**Exercise requirements:**
Your answer should be the exact lines of the data below from the one containing "class) | Nₕ | nₕ | sₕ² |" through the one containing "43 | 4700000 |"; please include nothing else.

**Data under study:**

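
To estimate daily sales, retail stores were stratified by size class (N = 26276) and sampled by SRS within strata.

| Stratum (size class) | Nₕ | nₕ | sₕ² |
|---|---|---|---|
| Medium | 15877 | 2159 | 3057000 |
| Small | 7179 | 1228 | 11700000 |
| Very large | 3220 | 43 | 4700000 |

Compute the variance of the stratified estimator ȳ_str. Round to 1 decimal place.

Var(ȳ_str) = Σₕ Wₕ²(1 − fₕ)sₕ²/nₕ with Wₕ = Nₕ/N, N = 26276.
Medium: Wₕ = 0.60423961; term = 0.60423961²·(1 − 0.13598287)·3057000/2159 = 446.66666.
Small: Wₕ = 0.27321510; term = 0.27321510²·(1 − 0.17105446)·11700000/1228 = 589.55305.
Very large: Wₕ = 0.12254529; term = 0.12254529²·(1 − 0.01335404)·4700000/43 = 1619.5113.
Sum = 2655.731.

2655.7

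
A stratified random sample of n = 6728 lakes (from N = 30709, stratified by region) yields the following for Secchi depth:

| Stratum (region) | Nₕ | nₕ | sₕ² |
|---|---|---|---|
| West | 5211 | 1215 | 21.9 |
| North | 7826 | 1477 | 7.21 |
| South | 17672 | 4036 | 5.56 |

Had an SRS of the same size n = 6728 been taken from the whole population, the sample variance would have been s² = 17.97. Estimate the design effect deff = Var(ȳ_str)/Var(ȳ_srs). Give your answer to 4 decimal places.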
--
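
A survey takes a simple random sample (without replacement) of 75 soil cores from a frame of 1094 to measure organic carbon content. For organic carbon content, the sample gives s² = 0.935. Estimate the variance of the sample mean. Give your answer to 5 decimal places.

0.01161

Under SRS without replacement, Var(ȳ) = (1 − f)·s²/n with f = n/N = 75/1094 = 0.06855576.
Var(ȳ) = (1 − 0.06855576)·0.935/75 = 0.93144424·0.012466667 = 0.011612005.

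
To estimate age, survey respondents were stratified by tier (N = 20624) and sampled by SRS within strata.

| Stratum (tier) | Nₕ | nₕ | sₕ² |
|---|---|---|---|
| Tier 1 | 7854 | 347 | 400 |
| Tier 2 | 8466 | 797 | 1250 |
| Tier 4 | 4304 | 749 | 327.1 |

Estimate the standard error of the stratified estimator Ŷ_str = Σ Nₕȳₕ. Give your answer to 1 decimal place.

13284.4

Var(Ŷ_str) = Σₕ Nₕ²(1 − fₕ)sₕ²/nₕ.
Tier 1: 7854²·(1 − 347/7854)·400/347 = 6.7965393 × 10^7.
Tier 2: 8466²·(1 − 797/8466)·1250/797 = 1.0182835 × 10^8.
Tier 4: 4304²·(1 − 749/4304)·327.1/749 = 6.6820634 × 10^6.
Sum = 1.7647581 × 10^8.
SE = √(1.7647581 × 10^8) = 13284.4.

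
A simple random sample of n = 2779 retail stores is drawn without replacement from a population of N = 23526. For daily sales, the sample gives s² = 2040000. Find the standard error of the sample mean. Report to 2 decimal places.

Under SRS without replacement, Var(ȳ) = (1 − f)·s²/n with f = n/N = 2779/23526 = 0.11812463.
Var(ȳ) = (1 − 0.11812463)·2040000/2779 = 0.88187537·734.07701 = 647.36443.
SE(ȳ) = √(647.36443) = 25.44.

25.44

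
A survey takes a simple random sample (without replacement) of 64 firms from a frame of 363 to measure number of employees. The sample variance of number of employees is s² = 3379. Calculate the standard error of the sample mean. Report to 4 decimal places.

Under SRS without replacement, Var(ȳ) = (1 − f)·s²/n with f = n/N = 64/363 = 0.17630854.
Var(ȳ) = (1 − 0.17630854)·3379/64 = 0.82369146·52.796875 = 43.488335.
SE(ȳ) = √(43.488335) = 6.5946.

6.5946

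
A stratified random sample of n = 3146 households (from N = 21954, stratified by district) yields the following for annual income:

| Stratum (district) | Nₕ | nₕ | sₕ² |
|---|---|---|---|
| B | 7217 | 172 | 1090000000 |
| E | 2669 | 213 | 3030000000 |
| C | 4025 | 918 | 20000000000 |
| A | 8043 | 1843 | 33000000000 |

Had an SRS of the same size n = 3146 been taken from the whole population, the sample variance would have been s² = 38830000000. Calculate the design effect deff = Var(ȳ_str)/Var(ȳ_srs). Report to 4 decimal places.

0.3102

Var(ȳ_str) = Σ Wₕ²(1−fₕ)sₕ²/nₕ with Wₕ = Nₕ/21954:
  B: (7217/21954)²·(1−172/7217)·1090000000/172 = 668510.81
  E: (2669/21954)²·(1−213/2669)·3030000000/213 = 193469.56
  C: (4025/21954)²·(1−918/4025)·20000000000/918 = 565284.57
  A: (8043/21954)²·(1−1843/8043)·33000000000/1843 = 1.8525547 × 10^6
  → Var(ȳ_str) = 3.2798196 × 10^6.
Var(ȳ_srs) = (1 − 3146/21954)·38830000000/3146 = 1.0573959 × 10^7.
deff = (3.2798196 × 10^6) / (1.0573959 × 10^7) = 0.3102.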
==
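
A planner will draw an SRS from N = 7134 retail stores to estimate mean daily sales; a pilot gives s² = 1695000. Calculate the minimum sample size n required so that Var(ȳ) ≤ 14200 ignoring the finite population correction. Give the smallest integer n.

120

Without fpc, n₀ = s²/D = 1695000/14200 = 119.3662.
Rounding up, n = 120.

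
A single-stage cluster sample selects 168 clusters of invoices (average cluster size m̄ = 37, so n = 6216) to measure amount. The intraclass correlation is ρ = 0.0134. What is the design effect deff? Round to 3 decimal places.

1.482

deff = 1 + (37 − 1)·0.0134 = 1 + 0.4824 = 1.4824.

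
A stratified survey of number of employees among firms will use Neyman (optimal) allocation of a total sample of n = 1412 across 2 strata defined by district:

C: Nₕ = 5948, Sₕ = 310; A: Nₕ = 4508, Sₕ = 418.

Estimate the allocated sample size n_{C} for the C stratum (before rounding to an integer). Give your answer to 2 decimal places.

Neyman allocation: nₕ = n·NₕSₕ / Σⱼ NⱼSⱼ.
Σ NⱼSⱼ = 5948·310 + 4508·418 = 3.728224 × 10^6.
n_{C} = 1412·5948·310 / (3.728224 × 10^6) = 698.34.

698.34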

**Result for this exercise:**
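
| Stratum (size class) | Nₕ | nₕ | sₕ² |
|---|---|---|---|
| Medium | 15877 | 2159 | 3057000 |
| Small | 7179 | 1228 | 11700000 |
| Very large | 3220 | 43 | 4700000 |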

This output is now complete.